### EXTRACTED INFORMATION
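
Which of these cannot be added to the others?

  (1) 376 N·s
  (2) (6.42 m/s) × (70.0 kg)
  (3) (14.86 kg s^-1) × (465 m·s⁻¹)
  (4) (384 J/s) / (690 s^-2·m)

(3)

In SI base units:
  (1) N·s = kg·m·s⁻²·s = kg·m·s⁻¹
  (2) [m·s⁻¹] · [kg] = kg·m·s⁻¹
  (3) [kg·s⁻¹] · [m·s⁻¹] = kg·m·s⁻²
  (4) [kg·m²·s⁻³] / [m·s⁻²] = kg·m·s⁻¹
All reduce to kg·m·s⁻¹ except (3), which is kg·m·s⁻².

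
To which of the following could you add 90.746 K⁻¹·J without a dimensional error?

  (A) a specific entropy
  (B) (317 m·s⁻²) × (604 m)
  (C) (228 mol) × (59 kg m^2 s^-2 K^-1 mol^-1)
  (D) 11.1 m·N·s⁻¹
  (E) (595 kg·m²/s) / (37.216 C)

(C)

Reference: J·K⁻¹ = N·m·K⁻¹ = kg·m²·s⁻²·K⁻¹.
Each option:
  (A) [specific entropy] = m²·s⁻²·K⁻¹
  (B) [m·s⁻²] · [m] = m²·s⁻²
  (C) [mol] · [kg·m²·s⁻²·K⁻¹·mol⁻¹] = kg·m²·s⁻²·K⁻¹  ← same
  (D) N·m·s⁻¹ = kg·m·s⁻²·m·s⁻¹ = kg·m²·s⁻³
  (E) [kg·m²·s⁻¹] / [s·A] = kg·m²·s⁻²·A⁻¹
Only (C) matches kg·m²·s⁻²·K⁻¹.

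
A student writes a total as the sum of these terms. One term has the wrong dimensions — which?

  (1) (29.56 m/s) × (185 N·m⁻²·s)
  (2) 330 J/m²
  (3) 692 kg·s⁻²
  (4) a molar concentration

Expand each in SI base units:
  (1) [m·s⁻¹] · [kg·m⁻¹·s⁻¹] = kg·s⁻²
  (2) J·m⁻² = N·m·m⁻² = kg·s⁻²
  (3) kg·s⁻²
  (4) [molar concentration] = m⁻³·mol
All reduce to kg·s⁻² except (4), which is m⁻³·mol.

(4)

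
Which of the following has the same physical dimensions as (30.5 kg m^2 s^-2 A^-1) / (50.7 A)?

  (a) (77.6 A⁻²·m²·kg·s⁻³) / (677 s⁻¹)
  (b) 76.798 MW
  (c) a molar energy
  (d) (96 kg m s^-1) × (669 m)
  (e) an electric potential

Reference: [kg·m²·s⁻²·A⁻¹] / [A] = kg·m²·s⁻²·A⁻².
Each option:
  (a) [kg·m²·s⁻³·A⁻²] / [s⁻¹] = kg·m²·s⁻²·A⁻²  ← same
  (b) W = J·s⁻¹ = kg·m²·s⁻³
  (c) [molar energy] = kg·m²·s⁻²·mol⁻¹
  (d) [kg·m·s⁻¹] · [m] = kg·m²·s⁻¹
  (e) [electric potential] = kg·m²·s⁻³·A⁻¹
Only (a) matches kg·m²·s⁻²·A⁻².

(a)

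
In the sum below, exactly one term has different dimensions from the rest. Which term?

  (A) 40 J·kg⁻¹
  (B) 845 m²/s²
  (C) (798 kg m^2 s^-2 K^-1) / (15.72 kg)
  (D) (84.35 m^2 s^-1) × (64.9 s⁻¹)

In SI base units:
  (A) J·kg⁻¹ = N·m·kg⁻¹ = m²·s⁻²
  (B) m²·s⁻²
  (C) [kg·m²·s⁻²·K⁻¹] / [kg] = m²·s⁻²·K⁻¹
  (D) [m²·s⁻¹] · [s⁻¹] = m²·s⁻²
All reduce to m²·s⁻² except (C), which is m²·s⁻²·K⁻¹.

(C)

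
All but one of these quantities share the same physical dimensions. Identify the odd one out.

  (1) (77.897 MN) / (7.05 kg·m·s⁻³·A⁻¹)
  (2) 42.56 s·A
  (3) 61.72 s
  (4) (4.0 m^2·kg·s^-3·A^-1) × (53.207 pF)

(3)

Reduce each to base SI dimensions:
  (1) [kg·m·s⁻²] / [kg·m·s⁻³·A⁻¹] = s·A
  (2) A·s = s·A
  (3) s
  (4) [kg·m²·s⁻³·A⁻¹] · [kg⁻¹·m⁻²·s⁴·A²] = s·A
All reduce to s·A except (3), which is s.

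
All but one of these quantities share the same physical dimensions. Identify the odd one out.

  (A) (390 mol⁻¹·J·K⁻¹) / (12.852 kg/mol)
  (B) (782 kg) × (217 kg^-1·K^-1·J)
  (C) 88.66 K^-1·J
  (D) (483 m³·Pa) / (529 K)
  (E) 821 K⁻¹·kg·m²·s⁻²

(A)

In SI base units:
  (A) [kg·m²·s⁻²·K⁻¹·mol⁻¹] / [kg·mol⁻¹] = m²·s⁻²·K⁻¹
  (B) [kg] · [m²·s⁻²·K⁻¹] = kg·m²·s⁻²·K⁻¹
  (C) J·K⁻¹ = N·m·K⁻¹ = kg·m²·s⁻²·K⁻¹
  (D) [kg·m²·s⁻²] / [K] = kg·m²·s⁻²·K⁻¹
  (E) kg·m²·s⁻²·K⁻¹
All reduce to kg·m²·s⁻²·K⁻¹ except (A), which is m²·s⁻²·K⁻¹.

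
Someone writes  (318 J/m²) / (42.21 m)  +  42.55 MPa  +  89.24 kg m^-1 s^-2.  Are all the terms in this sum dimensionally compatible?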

### TASK
Retype word for word the line above with "(b) 76.798 MW" and all lines after it, nothing else.

### REPLY
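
  (b) 76.798 MW
  (c) a molar energy
  (d) (96 kg m s^-1) × (669 m)
  (e) an electric potential

Reference: [kg·m²·s⁻²·A⁻¹] / [A] = kg·m²·s⁻²·A⁻².
Each option:
  (a) [kg·m²·s⁻³·A⁻²] / [s⁻¹] = kg·m²·s⁻²·A⁻²  ← same
  (b) W = J·s⁻¹ = kg·m²·s⁻³
  (c) [molar energy] = kg·m²·s⁻²·mol⁻¹
  (d) [kg·m·s⁻¹] · [m] = kg·m²·s⁻¹
  (e) [electric potential] = kg·m²·s⁻³·A⁻¹
Only (a) matches kg·m²·s⁻²·A⁻².

(a)

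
In the sum below, exactly one term has different dimensions from the rest. Which term?

  (A) 40 J·kg⁻¹
  (B) 845 m²/s²
  (C) (798 kg m^2 s^-2 K^-1) / (15.72 kg)
  (D) (84.35 m^2 s^-1) × (64.9 s⁻¹)

In SI base units:
  (A) J·kg⁻¹ = N·m·kg⁻¹ = m²·s⁻²
  (B) m²·s⁻²
  (C) [kg·m²·s⁻²·K⁻¹] / [kg] = m²·s⁻²·K⁻¹
  (D) [m²·s⁻¹] · [s⁻¹] = m²·s⁻²
All reduce to m²·s⁻² except (C), which is m²·s⁻²·K⁻¹.

(C)

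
All but one of these quantities share the same physical dimensions. Identify the odd one out.

  (1) (77.897 MN) / (7.05 kg·m·s⁻³·A⁻¹)
  (2) 42.56 s·A
  (3) 61.72 s
  (4) (4.0 m^2·kg·s^-3·A^-1) × (53.207 pF)

(3)

Reduce each to base SI dimensions:
  (1) [kg·m·s⁻²] / [kg·m·s⁻³·A⁻¹] = s·A
  (2) A·s = s·A
  (3) s
  (4) [kg·m²·s⁻³·A⁻¹] · [kg⁻¹·m⁻²·s⁴·A²] = s·A
All reduce to s·A except (3), which is s.

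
All but one of these quantities share the same physical dimensions. Identify the odd one out.

  (A) (390 mol⁻¹·J·K⁻¹) / (12.852 kg/mol)
  (B) (782 kg) × (217 kg^-1·K^-1·J)
  (C) 88.66 K^-1·J
  (D) (483 m³·Pa) / (529 K)
  (E) 821 K⁻¹·kg·m²·s⁻²

(A)

In SI base units:
  (A) [kg·m²·s⁻²·K⁻¹·mol⁻¹] / [kg·mol⁻¹] = m²·s⁻²·K⁻¹
  (B) [kg] · [m²·s⁻²·K⁻¹] = kg·m²·s⁻²·K⁻¹
  (C) J·K⁻¹ = N·m·K⁻¹ = kg·m²·s⁻²·K⁻¹
  (D) [kg·m²·s⁻²] / [K] = kg·m²·s⁻²·K⁻¹
  (E) kg·m²·s⁻²·K⁻¹
All reduce to kg·m²·s⁻²·K⁻¹ except (A), which is m²·s⁻²·K⁻¹.

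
Someone writes  (318 J/m²) / (42.21 m)  +  42.55 MPa  +  89.24 kg m^-1 s^-2.  Are all the terms in this sum dimensionally compatible?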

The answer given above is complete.